Collected data entries:
===============

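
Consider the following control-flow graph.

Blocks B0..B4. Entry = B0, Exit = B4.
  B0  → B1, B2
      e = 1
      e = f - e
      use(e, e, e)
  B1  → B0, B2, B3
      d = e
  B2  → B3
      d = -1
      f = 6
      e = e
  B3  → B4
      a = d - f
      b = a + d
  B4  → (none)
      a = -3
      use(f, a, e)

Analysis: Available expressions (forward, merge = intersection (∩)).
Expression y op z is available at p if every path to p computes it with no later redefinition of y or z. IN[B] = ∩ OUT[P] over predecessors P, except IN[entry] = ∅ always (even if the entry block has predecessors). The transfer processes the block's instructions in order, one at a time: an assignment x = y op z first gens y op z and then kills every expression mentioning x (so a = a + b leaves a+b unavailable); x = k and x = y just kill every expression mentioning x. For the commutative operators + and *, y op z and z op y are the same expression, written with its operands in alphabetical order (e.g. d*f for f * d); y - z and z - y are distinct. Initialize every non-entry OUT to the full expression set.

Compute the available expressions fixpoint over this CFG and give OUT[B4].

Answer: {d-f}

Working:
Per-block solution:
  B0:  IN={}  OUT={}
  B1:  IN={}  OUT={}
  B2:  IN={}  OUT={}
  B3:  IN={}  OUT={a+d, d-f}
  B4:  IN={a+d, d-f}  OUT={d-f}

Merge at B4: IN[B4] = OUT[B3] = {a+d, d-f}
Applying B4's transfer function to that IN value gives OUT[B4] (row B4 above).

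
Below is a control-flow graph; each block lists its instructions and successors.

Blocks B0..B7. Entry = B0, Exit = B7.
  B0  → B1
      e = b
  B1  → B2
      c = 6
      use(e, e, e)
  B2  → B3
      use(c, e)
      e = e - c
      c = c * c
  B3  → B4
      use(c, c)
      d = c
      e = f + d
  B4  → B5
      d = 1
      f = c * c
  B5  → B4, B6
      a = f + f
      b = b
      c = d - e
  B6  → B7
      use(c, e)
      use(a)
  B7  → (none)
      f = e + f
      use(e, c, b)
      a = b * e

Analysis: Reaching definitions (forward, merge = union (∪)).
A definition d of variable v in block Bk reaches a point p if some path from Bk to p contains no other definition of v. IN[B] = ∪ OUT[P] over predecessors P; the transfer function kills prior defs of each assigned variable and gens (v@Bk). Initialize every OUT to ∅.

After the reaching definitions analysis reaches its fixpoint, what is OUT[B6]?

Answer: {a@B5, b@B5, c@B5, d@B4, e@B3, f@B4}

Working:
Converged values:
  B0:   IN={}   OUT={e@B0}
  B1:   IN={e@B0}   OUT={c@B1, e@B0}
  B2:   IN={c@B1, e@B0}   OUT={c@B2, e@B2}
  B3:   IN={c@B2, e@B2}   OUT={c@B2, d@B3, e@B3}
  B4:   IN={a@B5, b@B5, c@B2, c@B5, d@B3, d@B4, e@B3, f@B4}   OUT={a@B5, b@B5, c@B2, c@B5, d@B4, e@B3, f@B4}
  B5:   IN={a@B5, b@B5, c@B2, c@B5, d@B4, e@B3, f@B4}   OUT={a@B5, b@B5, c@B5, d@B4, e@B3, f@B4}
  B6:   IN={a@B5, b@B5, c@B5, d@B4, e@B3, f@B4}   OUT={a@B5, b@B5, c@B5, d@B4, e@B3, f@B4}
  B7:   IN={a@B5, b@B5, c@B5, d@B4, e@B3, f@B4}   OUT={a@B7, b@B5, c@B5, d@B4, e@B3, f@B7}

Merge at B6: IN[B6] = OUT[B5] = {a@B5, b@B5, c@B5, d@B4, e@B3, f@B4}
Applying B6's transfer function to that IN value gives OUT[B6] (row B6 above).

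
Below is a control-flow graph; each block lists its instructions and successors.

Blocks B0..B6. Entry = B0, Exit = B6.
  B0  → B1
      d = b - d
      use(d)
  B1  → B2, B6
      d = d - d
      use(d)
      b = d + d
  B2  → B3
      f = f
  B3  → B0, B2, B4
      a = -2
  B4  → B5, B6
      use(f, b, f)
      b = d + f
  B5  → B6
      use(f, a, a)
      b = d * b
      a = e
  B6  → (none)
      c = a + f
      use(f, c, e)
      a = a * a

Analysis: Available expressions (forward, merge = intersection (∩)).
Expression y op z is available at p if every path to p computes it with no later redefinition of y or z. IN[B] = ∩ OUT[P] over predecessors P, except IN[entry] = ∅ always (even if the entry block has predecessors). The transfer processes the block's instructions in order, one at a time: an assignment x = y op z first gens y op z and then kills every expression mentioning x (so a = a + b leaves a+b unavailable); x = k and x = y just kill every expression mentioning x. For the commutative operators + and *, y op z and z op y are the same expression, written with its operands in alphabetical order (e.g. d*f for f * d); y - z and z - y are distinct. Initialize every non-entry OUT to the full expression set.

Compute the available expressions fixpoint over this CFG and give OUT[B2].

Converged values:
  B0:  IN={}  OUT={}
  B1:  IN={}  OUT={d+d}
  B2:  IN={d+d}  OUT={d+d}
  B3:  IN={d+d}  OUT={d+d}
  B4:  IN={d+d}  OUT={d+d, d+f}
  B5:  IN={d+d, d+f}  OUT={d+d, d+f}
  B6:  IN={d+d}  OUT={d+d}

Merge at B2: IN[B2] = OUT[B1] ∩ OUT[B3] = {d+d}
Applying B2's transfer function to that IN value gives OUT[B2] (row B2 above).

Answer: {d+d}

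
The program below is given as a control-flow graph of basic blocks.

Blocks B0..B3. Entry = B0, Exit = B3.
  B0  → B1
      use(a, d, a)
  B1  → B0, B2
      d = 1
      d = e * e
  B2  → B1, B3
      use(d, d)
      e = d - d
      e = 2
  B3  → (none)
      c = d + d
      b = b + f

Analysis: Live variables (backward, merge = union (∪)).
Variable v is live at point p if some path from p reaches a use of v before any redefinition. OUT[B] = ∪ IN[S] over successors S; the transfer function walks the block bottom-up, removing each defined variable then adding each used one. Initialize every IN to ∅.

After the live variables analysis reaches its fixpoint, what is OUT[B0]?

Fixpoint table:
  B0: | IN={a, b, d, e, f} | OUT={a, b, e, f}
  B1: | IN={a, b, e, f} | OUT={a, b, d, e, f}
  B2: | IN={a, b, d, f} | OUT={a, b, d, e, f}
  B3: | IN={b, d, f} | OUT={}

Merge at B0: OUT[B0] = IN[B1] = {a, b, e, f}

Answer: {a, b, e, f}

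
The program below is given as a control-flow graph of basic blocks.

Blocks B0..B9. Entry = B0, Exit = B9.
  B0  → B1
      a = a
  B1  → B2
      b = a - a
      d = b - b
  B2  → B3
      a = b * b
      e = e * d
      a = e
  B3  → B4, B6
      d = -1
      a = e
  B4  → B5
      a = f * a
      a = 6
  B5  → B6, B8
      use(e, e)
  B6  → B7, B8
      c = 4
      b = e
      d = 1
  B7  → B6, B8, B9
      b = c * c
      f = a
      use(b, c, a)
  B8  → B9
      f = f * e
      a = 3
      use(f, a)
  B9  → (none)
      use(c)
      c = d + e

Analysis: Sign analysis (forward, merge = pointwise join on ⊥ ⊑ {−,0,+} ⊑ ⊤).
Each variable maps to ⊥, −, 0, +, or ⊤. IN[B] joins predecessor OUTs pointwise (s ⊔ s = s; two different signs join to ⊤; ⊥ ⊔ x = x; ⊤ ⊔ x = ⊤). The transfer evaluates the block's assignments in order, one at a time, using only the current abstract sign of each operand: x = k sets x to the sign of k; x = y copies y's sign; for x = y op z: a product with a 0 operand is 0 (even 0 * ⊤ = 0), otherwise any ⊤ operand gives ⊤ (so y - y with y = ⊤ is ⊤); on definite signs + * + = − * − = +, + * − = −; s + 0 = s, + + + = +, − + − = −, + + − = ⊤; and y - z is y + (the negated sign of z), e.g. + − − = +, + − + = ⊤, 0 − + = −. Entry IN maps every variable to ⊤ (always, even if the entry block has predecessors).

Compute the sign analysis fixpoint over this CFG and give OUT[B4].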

===============

== INSTRUCTIONS FOR THE TASK ==
Your answer should be one number, the count of lines in the records that contain the string "forward".

== SOLUTION FOR THIS EXERCISE ==
4